**Work order**
Could you output, exactly and with nothing else, every line from the one that contains "A pedestrian-bridge deck" through the last line of the listing below?

──────── Material to process

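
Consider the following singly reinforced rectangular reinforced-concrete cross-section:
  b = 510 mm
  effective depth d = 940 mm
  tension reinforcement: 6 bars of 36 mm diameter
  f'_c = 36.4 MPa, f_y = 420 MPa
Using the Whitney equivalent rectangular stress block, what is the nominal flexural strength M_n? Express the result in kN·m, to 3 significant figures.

A_s = 6 × 1018 = 6108 mm².
T = A_s f_y = 6108 × 420 = 2565360 N = 2565.36 kN.
From C = T: a = T/(0.85 f'_c b) = 2565360/(0.85 × 36.4 × 510) = 162.58 mm.
M_n = T(d − a/2) = 2565.36 kN × (940 − 81.29) mm = 2202.90 kN·m.

M_n ≈ 2200 kN·m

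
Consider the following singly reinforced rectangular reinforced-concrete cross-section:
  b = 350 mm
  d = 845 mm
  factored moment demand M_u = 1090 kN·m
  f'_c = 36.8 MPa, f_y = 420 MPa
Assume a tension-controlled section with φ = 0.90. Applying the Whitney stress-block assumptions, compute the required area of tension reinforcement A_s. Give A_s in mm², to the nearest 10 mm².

A_s ≈ 3730 mm²

M_n = M_u/φ = 1090/0.90 = 1211.11 kN·m.
With M_n = 0.85 f'_c a b (d − a/2), solve the quadratic for a:
a = d − √(d² − 2M_n/(0.85 f'_c b)) = 845 − √(845² − 2 × 1211.11×10⁶/(0.85 × 36.8 × 350)) = 143.02 mm.
A_s = 0.85 f'_c a b / f_y = 0.85 × 36.8 × 143.02 × 350 / 420 = 3728.1 mm².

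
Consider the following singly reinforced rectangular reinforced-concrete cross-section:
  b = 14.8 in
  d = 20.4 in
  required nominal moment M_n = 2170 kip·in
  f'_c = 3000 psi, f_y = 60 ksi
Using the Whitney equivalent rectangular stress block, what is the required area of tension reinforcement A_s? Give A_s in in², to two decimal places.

A_s ≈ 1.92 in²

From M_n = 0.85 f'_c a b (d − a/2):
a = d − √(d² − 2M_n/(0.85 f'_c b)) = 20.4 − √(20.4² − 2 × 2170/(0.85 × 3 × 14.8)) = 3.046 in.
A_s = 0.85 f'_c a b / f_y = 0.85 × 3 × 3.046 × 14.8 / 60 = 1.916 in².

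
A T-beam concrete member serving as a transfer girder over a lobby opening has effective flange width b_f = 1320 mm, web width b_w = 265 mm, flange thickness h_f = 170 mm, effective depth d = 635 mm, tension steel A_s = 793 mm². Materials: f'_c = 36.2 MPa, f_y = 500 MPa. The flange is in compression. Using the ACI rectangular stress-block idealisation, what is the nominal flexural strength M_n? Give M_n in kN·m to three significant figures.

Tension: T = A_s f_y = 793 × 500 = 396500 N.
Try a within the flange: a = T/(0.85 f'_c b_f) = 396500/(0.85 × 36.2 × 1320) = 9.76 mm.
Since a = 9.76 ≤ h_f = 170 mm, the stress block lies entirely in the flange; analyse as a rectangular beam of width b_f.
M_n = T(d − a/2) = 396500 × (635 − 4.88) = 249.84 × 10⁶ N·mm.
M_n = 249.84 kN·m.

M_n ≈ 250 kN·m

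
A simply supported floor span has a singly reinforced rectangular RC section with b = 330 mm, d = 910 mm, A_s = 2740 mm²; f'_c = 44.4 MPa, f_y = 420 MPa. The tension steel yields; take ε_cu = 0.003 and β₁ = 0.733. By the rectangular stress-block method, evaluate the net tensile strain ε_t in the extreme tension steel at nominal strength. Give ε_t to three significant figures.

a = A_s f_y/(0.85 f'_c b) = 92.40 mm.
β₁ = 0.733, so c = a/β₁ = 92.40/0.733 = 126.06 mm.
From the linear strain diagram with ε_cu = 0.003: ε_t = 0.003 (d − c)/c = 0.003 × (910 − 126.06)/126.06 = 0.0187.
Since ε_t ≥ 0.005, the section is tension-controlled.

ε_t ≈ 0.0187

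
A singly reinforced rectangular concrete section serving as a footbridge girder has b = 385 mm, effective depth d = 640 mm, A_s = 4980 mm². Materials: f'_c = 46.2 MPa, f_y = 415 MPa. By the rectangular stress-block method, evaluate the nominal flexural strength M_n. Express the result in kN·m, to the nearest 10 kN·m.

M_n ≈ 1180 kN·m

T = A_s f_y = 4980 × 415 = 2066700 N = 2066.7 kN.
From C = T: a = T/(0.85 f'_c b) = 2066700/(0.85 × 46.2 × 385) = 136.70 mm.
M_n = T(d − a/2) = 2066.7 kN × (640 − 68.35) mm = 1181.43 kN·m.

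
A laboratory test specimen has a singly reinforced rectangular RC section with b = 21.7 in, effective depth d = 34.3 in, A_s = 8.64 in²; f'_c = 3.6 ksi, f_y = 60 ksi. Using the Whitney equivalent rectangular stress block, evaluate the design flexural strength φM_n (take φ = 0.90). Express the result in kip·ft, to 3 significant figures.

φM_n ≈ 1180 kip·ft

T = A_s f_y = 8.64 × 60 = 518.4 kips.
a = T/(0.85 f'_c b) = 518.4/(0.85 × 3.6 × 21.7) = 7.807 in.
M_n = T(d − a/2) = 518.4 × (34.3 − 3.9035) = 15757.5 kip·in = 15757.5/12 = 1313.13 kip·ft.
φM_n = 0.90 × 1313.13 = 1181.82 kip·ft.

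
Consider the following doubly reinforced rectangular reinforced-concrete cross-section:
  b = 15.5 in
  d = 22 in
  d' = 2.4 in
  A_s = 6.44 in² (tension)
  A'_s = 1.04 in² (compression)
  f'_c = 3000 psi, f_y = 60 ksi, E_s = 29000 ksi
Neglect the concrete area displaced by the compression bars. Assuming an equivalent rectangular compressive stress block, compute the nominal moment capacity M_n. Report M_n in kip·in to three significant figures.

M_n ≈ 7020 kip·in

Assume both steels yield.
a = (A_s − A'_s) f_y/(0.85 f'_c b) = (6.44 − 1.04) × 60/(0.85 × 3 × 15.5) = 8.197 in.
c = a/β₁ = 8.197/0.85 = 9.644 in; ε'_s = 0.003(c − d')/c = 0.0023 ≥ ε_y = 0.0021, so the compression steel yields.
M_n = (A_s − A'_s) f_y (d − a/2) + A'_s f_y (d − d') = 324 × (22 − 4.0985) + 62.4 × (22 − 2.4) = 5800.1 + 1223.0 = 7023.1 kip·in.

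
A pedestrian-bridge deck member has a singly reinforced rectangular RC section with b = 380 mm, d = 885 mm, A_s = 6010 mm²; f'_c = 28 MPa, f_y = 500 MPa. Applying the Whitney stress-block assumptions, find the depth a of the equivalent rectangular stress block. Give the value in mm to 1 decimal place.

T = A_s f_y = 6010 × 500 = 3005000 N = 3005 kN.
Setting C = 0.85 f'_c a b equal to T: a = 3005000/(0.85 × 28 × 380) = 332.3 mm.

a ≈ 332.3 mm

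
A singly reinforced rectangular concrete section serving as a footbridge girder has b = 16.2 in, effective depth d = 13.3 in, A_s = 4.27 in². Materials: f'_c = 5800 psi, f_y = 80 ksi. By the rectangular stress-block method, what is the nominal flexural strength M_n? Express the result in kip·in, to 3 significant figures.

T = A_s f_y = 4.27 × 80 = 341.6 kips.
a = T/(0.85 f'_c b) = 341.6/(0.85 × 5.8 × 16.2) = 4.277 in.
M_n = T(d − a/2) = 341.6 × (13.3 − 2.1385) = 3812.8 kip·in.

M_n ≈ 3810 kip·in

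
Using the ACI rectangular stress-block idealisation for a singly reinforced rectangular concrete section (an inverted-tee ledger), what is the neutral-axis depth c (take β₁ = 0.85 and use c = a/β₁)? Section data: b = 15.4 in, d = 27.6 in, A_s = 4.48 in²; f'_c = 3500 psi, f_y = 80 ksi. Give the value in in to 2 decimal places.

c ≈ 9.20 in

T = A_s f_y = 4.48 × 80 = 358.4 kips.
a = T/(0.85 f'_c b) = 358.4/(0.85 × 3.5 × 15.4) = 7.8228 in.
With β₁ = 0.85, c = a/β₁ = 7.8228/0.85 = 9.20 in.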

────────────────

**Exercise answer**
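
A pedestrian-bridge deck member has a singly reinforced rectangular RC section with b = 380 mm, d = 885 mm, A_s = 6010 mm²; f'_c = 28 MPa, f_y = 500 MPa. Applying the Whitney stress-block assumptions, find the depth a of the equivalent rectangular stress block. Give the value in mm to 1 decimal place.

T = A_s f_y = 6010 × 500 = 3005000 N = 3005 kN.
Setting C = 0.85 f'_c a b equal to T: a = 3005000/(0.85 × 28 × 380) = 332.3 mm.

a ≈ 332.3 mm

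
A singly reinforced rectangular concrete section serving as a footbridge girder has b = 16.2 in, effective depth d = 13.3 in, A_s = 4.27 in². Materials: f'_c = 5800 psi, f_y = 80 ksi. By the rectangular stress-block method, what is the nominal flexural strength M_n? Express the result in kip·in, to 3 significant figures.

T = A_s f_y = 4.27 × 80 = 341.6 kips.
a = T/(0.85 f'_c b) = 341.6/(0.85 × 5.8 × 16.2) = 4.277 in.
M_n = T(d − a/2) = 341.6 × (13.3 − 2.1385) = 3812.8 kip·in.

M_n ≈ 3810 kip·in

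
Using the ACI rectangular stress-block idealisation for a singly reinforced rectangular concrete section (an inverted-tee ledger), what is the neutral-axis depth c (take β₁ = 0.85 and use c = a/β₁)? Section data: b = 15.4 in, d = 27.6 in, A_s = 4.48 in²; f'_c = 3500 psi, f_y = 80 ksi. Give the value in in to 2 decimal places.

c ≈ 9.20 in

T = A_s f_y = 4.48 × 80 = 358.4 kips.
a = T/(0.85 f'_c b) = 358.4/(0.85 × 3.5 × 15.4) = 7.8228 in.
With β₁ = 0.85, c = a/β₁ = 7.8228/0.85 = 9.20 in.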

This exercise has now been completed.